WHAT THE TASK REQUIRES
Only a slice of the listing below is wanted. Retype the lines from the one containing "- Common equity: market value SGD" through the one containing "The firm faces a 35% marginal tax rate.", exactly, both ends included.

PROVIDED MATERIAL

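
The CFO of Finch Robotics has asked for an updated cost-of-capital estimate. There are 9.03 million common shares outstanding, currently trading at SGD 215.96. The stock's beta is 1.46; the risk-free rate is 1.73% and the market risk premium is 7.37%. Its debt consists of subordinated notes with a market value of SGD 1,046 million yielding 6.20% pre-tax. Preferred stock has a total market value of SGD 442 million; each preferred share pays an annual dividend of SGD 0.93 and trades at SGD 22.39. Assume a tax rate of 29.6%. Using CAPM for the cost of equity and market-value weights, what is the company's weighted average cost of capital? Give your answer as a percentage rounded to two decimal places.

Cost of equity via CAPM: Re = 1.73% + 1.46 × 7.37% = 12.4902%.
Cost of preferred: Rp = 0.93 / 22.39 = 4.1536%.
Market value of equity E = 215.96 × 9.03m = 1950.1188m.
Total capital V = 1950.1188 + 442 + 1046 = 3438.1188.
Equity: weight = 1950.1188/3438.1188 = 0.5672; cost = 12.4902%.
Preferred: weight = 442/3438.1188 = 0.1286; cost = 4.1536%.
Subordinated notes: weight = 1046/3438.1188 = 0.3042; after-tax cost = 6.2% × (1 − 29.6%) = 4.3648%.
WACC = 0.5672 × 12.4902% + 0.1286 × 4.1536% + 0.3042 × 4.3648% = 8.9464%.

8.95%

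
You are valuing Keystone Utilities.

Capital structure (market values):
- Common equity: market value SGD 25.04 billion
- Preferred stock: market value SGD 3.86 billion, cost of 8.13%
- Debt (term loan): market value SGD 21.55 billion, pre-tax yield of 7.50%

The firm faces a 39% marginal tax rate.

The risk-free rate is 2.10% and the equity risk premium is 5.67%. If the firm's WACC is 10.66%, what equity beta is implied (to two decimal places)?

Total capital V = 25.04 + 3.86 + 21.55 = 50.45.
Equity weight = 25.04/50.45 = 0.4963.
Preferred weight = 3.86/50.45 = 0.0765.
Term loan weight = 21.55/50.45 = 0.4272.
Debt contribution = 0.4272 × 7.5% × (1 − 39%) = 1.9542%.
Preferred contribution = 0.0765 × 8.13% = 0.6220%.
Required equity contribution = 10.66% − 2.5763% = 8.0837%  ⇒  Re = 16.2869%.
CAPM: 16.2869% = 2.1% + β × 5.67%  ⇒  β = 2.5021.

2.50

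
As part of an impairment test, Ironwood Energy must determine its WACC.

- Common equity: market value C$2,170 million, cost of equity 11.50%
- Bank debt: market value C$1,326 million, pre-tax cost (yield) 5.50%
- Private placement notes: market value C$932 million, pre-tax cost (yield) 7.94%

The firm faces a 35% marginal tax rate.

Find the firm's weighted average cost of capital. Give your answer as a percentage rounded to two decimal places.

Total capital V = 2170 + 1326 + 932 = 4428.
Equity: weight = 2170/4428 = 0.4901; cost = 11.5%.
Bank debt: weight = 1326/4428 = 0.2995; after-tax cost = 5.5% × (1 − 35%) = 3.5750%.
Private placement notes: weight = 932/4428 = 0.2105; after-tax cost = 7.94% × (1 − 35%) = 5.1610%.
WACC = 0.4901 × 11.5000% + 0.2995 × 3.5750% + 0.2105 × 5.1610% = 7.7926%.

7.79%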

ANSWER TO THIS EXERCISE
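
- Common equity: market value SGD 25.04 billion
- Preferred stock: market value SGD 3.86 billion, cost of 8.13%
- Debt (term loan): market value SGD 21.55 billion, pre-tax yield of 7.50%

The firm faces a 39% marginal tax rate.

The risk-free rate is 2.10% and the equity risk premium is 5.67%. If the firm's WACC is 10.66%, what equity beta is implied (to two decimal places)?

Total capital V = 25.04 + 3.86 + 21.55 = 50.45.
Equity weight = 25.04/50.45 = 0.4963.
Preferred weight = 3.86/50.45 = 0.0765.
Term loan weight = 21.55/50.45 = 0.4272.
Debt contribution = 0.4272 × 7.5% × (1 − 39%) = 1.9542%.
Preferred contribution = 0.0765 × 8.13% = 0.6220%.
Required equity contribution = 10.66% − 2.5763% = 8.0837%  ⇒  Re = 16.2869%.
CAPM: 16.2869% = 2.1% + β × 5.67%  ⇒  β = 2.5021.

2.50

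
As part of an impairment test, Ironwood Energy must determine its WACC.

- Common equity: market value C$2,170 million, cost of equity 11.50%
- Bank debt: market value C$1,326 million, pre-tax cost (yield) 5.50%
- Private placement notes: market value C$932 million, pre-tax cost (yield) 7.94%

The firm faces a 35% marginal tax rate.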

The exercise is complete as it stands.